**EXERCISE GOAL:**
Reproduce word for word the line that contains "For how many years y in 2016" and every line after it to the end of the records, with nothing else added.

***** ENTRIES SUPPLIED *****

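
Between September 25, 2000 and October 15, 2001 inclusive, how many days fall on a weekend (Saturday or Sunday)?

110

September 25, 2000 is a Monday.
The range spans 386 days (inclusive of both endpoints).
386 = 7 × 55 + 1, so there are 55 full weeks plus 1 extra day.
Each full week contributes 2 weekend days (Sat, Sun): 55 × 2 = 110.
The 1 extra day is Monday — none qualify.
Total: 110 + 0 = 110.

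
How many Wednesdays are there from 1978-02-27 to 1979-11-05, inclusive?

1978-02-27 is a Monday.
From 1978-02-27 to 1979-11-05 is 617 days inclusive.
617 = 7 × 88 + 1, so there are 88 full weeks plus 1 extra day.
Each full week contributes one Wednesday: 88 so far.
The 1 extra day is Monday — none qualify.
Total: 88 + 0 = 88.

88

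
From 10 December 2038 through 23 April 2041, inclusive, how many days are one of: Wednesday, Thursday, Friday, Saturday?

494

10 December 2038 is a Friday.
That's 866 days from start to end, counting both.
866 = 7 × 123 + 5, so there are 123 full weeks plus 5 extra days.
Each full week contributes 4 days from the set (Wed, Thu, Fri, Sat): 123 × 4 = 492.
The 5 extra days are Friday, Saturday, Sunday, Monday, Tuesday — 2 of them qualify.
Total: 492 + 2 = 494.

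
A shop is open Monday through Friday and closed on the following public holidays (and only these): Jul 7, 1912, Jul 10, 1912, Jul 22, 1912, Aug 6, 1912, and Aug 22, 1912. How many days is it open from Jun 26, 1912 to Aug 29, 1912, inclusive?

43 working days

Jun 26, 1912 is a Wednesday.
From Jun 26, 1912 to Aug 29, 1912 is 65 days inclusive.
65 = 7 × 9 + 2, so there are 9 full weeks plus 2 extra days.
Each full week contributes 5 weekdays (Mon–Fri): 9 × 5 = 45.
The 2 extra days are Wednesday, Thursday — 2 of them qualify.
Total: 45 + 2 = 47.
Holidays: Jul 7, 1912 (Sun); Jul 10, 1912 (Wed); Jul 22, 1912 (Mon); Aug 6, 1912 (Tue); Aug 22, 1912 (Thu).
4 of the 5 holidays fall on weekdays; the rest are weekends and were already excluded.
Business days: 47 − 4 = 43.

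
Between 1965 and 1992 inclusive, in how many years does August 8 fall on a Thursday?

4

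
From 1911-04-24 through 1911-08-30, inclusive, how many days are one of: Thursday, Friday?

36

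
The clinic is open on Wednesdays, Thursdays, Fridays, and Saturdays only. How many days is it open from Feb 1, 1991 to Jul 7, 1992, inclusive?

298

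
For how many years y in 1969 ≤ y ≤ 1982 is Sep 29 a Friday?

2

Day of week of September 29 in each year:
1969: Mon, 1970: Tue, 1971: Wed, 1972: Fri ✓, 1973: Sat, 1974: Sun, 1975: Mon, 1976: Wed, 1977: Thu, 1978: Fri ✓, 1979: Sat, 1980: Mon, 1981: Tue, 1982: Wed
Fridays: 1972, 1978.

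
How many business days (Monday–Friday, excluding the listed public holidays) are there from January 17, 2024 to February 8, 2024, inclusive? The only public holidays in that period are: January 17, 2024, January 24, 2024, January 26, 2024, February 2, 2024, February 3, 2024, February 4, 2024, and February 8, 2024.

12 business days

January 17, 2024 is a Wednesday.
That's 23 days from start to end, counting both.
23 = 7 × 3 + 2, so there are 3 full weeks plus 2 extra days.
Each full week contributes 5 weekdays (Mon–Fri): 3 × 5 = 15.
The 2 extra days are Wednesday, Thursday — 2 of them qualify.
Total: 15 + 2 = 17.
Holidays: January 17, 2024 (Wed); January 24, 2024 (Wed); January 26, 2024 (Fri); February 2, 2024 (Fri); February 3, 2024 (Sat); February 4, 2024 (Sun); February 8, 2024 (Thu).
5 of the 7 holidays fall on weekdays; the rest are weekends and were already excluded.
Business days: 17 − 5 = 12.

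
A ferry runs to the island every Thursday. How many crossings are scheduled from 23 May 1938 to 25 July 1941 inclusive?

23 May 1938 is a Monday.
The range spans 1160 days (inclusive of both endpoints).
1160 = 7 × 165 + 5, so there are 165 full weeks plus 5 extra days.
Each full week contributes one Thursday: 165 so far.
The 5 extra days are Monday, Tuesday, Wednesday, Thursday, Friday — 1 of them qualifies.
Total: 165 + 1 = 166.

166 Thursdays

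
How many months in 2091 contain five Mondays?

A month has five Mondays exactly when Monday falls within its first (length − 28) days.
Jan: 31 days, starts Mon → 5 of Mon, Tue, Wed ✓
Feb: 28 days, starts Thu → 5 of (none)
Mar: 31 days, starts Thu → 5 of Thu, Fri, Sat
Apr: 30 days, starts Sun → 5 of Sun, Mon ✓
May: 31 days, starts Tue → 5 of Tue, Wed, Thu
Jun: 30 days, starts Fri → 5 of Fri, Sat
Jul: 31 days, starts Sun → 5 of Sun, Mon, Tue ✓
Aug: 31 days, starts Wed → 5 of Wed, Thu, Fri
Sep: 30 days, starts Sat → 5 of Sat, Sun
Oct: 31 days, starts Mon → 5 of Mon, Tue, Wed ✓
Nov: 30 days, starts Thu → 5 of Thu, Fri
Dec: 31 days, starts Sat → 5 of Sat, Sun, Mon ✓
Months with five Mondays: Jan, Apr, Jul, Oct, Dec.

5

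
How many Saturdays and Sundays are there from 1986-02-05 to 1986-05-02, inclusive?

1986-02-05 is a Wednesday.
The range spans 87 days (inclusive of both endpoints).
87 = 7 × 12 + 3, so there are 12 full weeks plus 3 extra days.
Each full week contributes 2 weekend days (Sat, Sun): 12 × 2 = 24.
The 3 extra days are Wed, Thu, Fri — none qualify.
Total: 24 + 0 = 24.

24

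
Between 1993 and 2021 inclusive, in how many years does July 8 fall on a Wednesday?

4

Day of week of July 8 in each year:
1993: Thu, 1994: Fri, 1995: Sat, 1996: Mon, 1997: Tue, 1998: Wed ✓, 1999: Thu, 2000: Sat, 2001: Sun, 2002: Mon, 2003: Tue, 2004: Thu, 2005: Fri, 2006: Sat, 2007: Sun, 2008: Tue, 2009: Wed ✓, 2010: Thu, 2011: Fri, 2012: Sun, 2013: Mon, 2014: Tue, 2015: Wed ✓, 2016: Fri, 2017: Sat, 2018: Sun, 2019: Mon, 2020: Wed ✓, 2021: Thu
Wednesdays: 1998, 2009, 2015, 2020.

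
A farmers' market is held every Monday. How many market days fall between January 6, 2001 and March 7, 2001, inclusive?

9

January 6, 2001 is a Saturday.
From January 6, 2001 to March 7, 2001 is 61 days inclusive.
61 = 7 × 8 + 5, so there are 8 full weeks plus 5 extra days.
Each full week contributes one Monday: 8 so far.
The 5 extra days are Sat, Sun, Mon, Tue, Wed — 1 of them qualifies.
Total: 8 + 1 = 9.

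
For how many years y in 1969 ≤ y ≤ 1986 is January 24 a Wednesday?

2

Day of week of January 24 in each year:
1969: Fri, 1970: Sat, 1971: Sun, 1972: Mon, 1973: Wed ✓, 1974: Thu, 1975: Fri, 1976: Sat, 1977: Mon, 1978: Tue, 1979: Wed ✓, 1980: Thu, 1981: Sat, 1982: Sun, 1983: Mon, 1984: Tue, 1985: Thu, 1986: Fri
Wednesdays: 1973, 1979.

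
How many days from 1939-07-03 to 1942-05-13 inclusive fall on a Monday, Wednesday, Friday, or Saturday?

598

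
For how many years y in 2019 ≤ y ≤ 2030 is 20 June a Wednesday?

Day of week of June 20 in each year:
2019: Thu, 2020: Sat, 2021: Sun, 2022: Mon, 2023: Tue, 2024: Thu, 2025: Fri, 2026: Sat, 2027: Sun, 2028: Tue, 2029: Wed ✓, 2030: Thu
Wednesdays: 2029.

1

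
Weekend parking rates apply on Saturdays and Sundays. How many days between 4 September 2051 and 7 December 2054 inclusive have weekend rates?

4 September 2051 is a Monday.
From 4 September 2051 to 7 December 2054 is 1191 days inclusive.
1191 = 7 × 170 + 1, so there are 170 full weeks plus 1 extra day.
Each full week contributes 2 weekend days (Sat, Sun): 170 × 2 = 340.
The 1 extra day is Mon — none qualify.
Total: 340 + 0 = 340.

340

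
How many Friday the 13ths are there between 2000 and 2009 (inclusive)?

Friday-the-13ths by year:
2000: Oct
2001: Apr, Jul
2002: Sep, Dec
2003: Jun
2004: Feb, Aug
2005: May
2006: Jan, Oct
2007: Apr, Jul
2008: Jun
2009: Feb, Mar, Nov

17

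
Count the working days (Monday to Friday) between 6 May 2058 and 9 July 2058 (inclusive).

6 May 2058 is a Monday.
From 6 May 2058 to 9 July 2058 is 65 days inclusive.
65 = 7 × 9 + 2, so there are 9 full weeks plus 2 extra days.
Each full week contributes 5 weekdays (Mon–Fri): 9 × 5 = 45.
The 2 extra days are Mon, Tue — 2 of them qualify.
Total: 45 + 2 = 47.

47 weekdays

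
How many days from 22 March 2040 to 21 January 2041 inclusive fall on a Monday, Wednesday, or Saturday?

131

22 March 2040 is a Thursday.
That's 306 days from start to end, counting both.
306 = 7 × 43 + 5, so there are 43 full weeks plus 5 extra days.
Each full week contributes 3 days from the set (Mon, Wed, Sat): 43 × 3 = 129.
The 5 extra days are Thursday, Friday, Saturday, Sunday, Monday — 2 of them qualify.
Total: 129 + 2 = 131.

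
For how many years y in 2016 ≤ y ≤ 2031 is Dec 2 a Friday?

Day of week of December 2 in each year:
2016: Fri ✓, 2017: Sat, 2018: Sun, 2019: Mon, 2020: Wed, 2021: Thu, 2022: Fri ✓, 2023: Sat, 2024: Mon, 2025: Tue, 2026: Wed, 2027: Thu, 2028: Sat, 2029: Sun, 2030: Mon, 2031: Tue
Fridays: 2016, 2022.

2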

*****

**RESULT BELOW:**
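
For how many years y in 2016 ≤ y ≤ 2031 is Dec 2 a Friday?

Day of week of December 2 in each year:
2016: Fri ✓, 2017: Sat, 2018: Sun, 2019: Mon, 2020: Wed, 2021: Thu, 2022: Fri ✓, 2023: Sat, 2024: Mon, 2025: Tue, 2026: Wed, 2027: Thu, 2028: Sat, 2029: Sun, 2030: Mon, 2031: Tue
Fridays: 2016, 2022.

2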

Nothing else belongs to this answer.